Problem description - Nothing is needed except the lines below that run from the one with "10 | Mia Jones | New York | 2023" through the one with "15 | 10 | 6 | 1 | 2024-01-11", repeated exactly.

Records to use -
▽

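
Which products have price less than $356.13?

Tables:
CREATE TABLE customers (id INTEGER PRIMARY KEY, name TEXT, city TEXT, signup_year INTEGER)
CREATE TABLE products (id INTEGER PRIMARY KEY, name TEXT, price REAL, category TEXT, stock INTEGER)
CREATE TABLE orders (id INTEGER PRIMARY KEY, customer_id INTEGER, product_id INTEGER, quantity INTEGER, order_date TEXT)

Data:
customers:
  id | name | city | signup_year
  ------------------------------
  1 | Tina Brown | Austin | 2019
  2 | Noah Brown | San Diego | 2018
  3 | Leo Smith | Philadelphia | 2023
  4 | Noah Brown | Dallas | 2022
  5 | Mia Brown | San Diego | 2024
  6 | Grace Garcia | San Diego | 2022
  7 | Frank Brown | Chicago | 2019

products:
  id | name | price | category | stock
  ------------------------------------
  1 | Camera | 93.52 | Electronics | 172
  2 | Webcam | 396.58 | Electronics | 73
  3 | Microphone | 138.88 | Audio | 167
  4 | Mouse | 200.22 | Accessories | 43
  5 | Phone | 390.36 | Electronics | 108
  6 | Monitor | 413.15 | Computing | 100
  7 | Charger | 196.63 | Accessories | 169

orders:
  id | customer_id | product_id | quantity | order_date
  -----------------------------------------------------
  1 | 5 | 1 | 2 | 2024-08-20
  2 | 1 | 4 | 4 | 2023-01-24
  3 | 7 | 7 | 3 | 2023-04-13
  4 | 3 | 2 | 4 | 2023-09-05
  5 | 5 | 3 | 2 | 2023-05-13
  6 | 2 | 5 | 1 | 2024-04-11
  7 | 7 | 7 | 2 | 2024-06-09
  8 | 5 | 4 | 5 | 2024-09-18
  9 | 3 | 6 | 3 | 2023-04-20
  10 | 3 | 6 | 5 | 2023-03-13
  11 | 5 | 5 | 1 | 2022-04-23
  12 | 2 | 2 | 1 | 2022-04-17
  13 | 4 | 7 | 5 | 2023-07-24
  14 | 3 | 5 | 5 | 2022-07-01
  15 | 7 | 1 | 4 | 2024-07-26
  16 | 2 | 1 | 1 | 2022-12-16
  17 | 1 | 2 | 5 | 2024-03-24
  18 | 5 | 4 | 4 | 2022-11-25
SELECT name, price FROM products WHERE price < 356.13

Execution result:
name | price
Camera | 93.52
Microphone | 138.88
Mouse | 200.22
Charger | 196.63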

△
▽

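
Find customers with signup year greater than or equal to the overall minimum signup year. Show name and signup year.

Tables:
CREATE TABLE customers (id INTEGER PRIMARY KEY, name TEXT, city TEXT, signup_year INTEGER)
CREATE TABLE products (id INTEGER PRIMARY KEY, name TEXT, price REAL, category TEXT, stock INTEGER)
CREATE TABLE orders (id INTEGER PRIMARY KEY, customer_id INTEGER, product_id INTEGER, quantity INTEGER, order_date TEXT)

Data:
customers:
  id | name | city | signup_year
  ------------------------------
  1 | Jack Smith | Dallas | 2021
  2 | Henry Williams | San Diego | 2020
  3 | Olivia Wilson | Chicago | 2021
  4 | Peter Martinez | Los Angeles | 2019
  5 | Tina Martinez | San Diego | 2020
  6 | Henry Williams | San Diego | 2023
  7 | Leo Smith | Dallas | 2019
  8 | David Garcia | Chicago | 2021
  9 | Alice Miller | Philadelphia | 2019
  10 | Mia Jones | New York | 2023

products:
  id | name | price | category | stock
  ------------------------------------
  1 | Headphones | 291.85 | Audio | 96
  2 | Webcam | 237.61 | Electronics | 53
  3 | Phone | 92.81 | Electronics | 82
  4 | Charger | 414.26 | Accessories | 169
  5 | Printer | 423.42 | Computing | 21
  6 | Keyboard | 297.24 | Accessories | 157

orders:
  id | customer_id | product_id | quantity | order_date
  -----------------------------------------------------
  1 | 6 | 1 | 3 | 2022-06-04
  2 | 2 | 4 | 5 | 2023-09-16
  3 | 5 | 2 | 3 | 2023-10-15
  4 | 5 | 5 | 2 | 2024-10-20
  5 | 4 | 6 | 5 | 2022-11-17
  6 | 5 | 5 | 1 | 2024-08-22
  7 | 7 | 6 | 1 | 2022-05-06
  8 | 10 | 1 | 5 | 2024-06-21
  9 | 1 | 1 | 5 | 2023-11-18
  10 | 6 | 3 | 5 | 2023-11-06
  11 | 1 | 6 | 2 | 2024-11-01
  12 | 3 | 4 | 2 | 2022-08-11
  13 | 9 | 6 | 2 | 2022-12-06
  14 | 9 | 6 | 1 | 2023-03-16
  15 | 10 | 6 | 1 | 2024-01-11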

△
▽

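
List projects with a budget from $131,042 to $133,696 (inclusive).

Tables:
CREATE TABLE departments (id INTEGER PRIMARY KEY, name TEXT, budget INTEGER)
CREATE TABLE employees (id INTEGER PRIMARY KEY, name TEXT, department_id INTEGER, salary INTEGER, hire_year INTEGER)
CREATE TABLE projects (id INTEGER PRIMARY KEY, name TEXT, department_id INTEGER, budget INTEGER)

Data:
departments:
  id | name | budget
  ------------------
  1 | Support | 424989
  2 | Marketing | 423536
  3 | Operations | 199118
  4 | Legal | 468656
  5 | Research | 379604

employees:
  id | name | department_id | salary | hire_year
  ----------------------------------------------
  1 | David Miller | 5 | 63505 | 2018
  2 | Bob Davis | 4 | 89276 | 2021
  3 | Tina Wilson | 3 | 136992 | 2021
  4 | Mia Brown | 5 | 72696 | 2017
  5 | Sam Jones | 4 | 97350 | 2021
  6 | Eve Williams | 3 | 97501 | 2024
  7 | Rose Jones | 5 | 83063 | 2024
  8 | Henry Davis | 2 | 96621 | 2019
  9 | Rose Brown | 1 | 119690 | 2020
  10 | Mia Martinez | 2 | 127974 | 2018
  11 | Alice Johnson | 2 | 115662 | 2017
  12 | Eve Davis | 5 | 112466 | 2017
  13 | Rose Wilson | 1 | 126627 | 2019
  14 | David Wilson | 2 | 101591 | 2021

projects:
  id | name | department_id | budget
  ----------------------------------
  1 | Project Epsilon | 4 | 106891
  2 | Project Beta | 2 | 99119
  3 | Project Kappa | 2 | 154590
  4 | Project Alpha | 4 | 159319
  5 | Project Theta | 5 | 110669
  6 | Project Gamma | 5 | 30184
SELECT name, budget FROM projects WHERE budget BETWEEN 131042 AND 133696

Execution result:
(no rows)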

△

Answer box -
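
  10 | Mia Jones | New York | 2023

products:
  id | name | price | category | stock
  ------------------------------------
  1 | Headphones | 291.85 | Audio | 96
  2 | Webcam | 237.61 | Electronics | 53
  3 | Phone | 92.81 | Electronics | 82
  4 | Charger | 414.26 | Accessories | 169
  5 | Printer | 423.42 | Computing | 21
  6 | Keyboard | 297.24 | Accessories | 157

orders:
  id | customer_id | product_id | quantity | order_date
  -----------------------------------------------------
  1 | 6 | 1 | 3 | 2022-06-04
  2 | 2 | 4 | 5 | 2023-09-16
  3 | 5 | 2 | 3 | 2023-10-15
  4 | 5 | 5 | 2 | 2024-10-20
  5 | 4 | 6 | 5 | 2022-11-17
  6 | 5 | 5 | 1 | 2024-08-22
  7 | 7 | 6 | 1 | 2022-05-06
  8 | 10 | 1 | 5 | 2024-06-21
  9 | 1 | 1 | 5 | 2023-11-18
  10 | 6 | 3 | 5 | 2023-11-06
  11 | 1 | 6 | 2 | 2024-11-01
  12 | 3 | 4 | 2 | 2022-08-11
  13 | 9 | 6 | 2 | 2022-12-06
  14 | 9 | 6 | 1 | 2023-03-16
  15 | 10 | 6 | 1 | 2024-01-11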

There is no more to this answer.